What you will do >> Return each line of the data below that contains the string "frac".

Saved entries >>

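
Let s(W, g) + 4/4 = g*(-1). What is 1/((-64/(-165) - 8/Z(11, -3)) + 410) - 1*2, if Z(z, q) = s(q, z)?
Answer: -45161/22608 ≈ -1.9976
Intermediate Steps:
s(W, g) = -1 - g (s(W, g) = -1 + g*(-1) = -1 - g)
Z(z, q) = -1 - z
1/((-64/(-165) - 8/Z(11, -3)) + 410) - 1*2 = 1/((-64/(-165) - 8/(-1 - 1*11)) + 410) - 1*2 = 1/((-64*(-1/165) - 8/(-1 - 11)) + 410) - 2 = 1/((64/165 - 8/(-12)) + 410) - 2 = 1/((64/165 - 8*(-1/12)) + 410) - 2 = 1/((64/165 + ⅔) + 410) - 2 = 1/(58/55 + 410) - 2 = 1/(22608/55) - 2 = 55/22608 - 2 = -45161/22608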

* * *

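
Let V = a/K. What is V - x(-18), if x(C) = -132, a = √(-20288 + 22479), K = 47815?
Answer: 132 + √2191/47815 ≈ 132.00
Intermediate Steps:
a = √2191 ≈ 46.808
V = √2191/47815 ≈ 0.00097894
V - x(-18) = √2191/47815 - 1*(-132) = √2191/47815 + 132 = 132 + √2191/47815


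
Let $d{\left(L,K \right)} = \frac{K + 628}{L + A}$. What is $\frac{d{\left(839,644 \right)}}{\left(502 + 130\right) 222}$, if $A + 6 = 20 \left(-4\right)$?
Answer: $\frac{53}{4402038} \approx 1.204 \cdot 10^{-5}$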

* * *

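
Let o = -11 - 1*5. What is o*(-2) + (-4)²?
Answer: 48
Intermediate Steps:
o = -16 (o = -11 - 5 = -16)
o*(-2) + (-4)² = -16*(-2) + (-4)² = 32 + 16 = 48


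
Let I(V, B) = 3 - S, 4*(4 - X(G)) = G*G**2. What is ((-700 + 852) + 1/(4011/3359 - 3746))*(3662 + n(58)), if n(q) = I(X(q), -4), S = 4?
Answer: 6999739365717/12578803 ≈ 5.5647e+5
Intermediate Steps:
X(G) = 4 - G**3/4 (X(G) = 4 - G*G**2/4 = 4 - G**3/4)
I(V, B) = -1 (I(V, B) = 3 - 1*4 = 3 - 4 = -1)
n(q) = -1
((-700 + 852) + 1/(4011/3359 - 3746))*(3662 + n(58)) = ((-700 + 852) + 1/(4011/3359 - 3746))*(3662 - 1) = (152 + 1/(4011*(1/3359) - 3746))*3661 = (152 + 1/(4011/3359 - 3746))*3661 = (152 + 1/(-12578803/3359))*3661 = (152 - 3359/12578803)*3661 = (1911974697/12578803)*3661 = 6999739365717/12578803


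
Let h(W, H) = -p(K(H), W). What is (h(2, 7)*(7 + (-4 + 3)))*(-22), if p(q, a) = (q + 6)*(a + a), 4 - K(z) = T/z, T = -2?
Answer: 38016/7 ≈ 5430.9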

Answer section >>
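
Let $d{\left(L,K \right)} = \frac{K + 628}{L + A}$. What is $\frac{d{\left(839,644 \right)}}{\left(502 + 130\right) 222}$, if $A + 6 = 20 \left(-4\right)$?
Answer: $\frac{53}{4402038} \approx 1.204 \cdot 10^{-5}$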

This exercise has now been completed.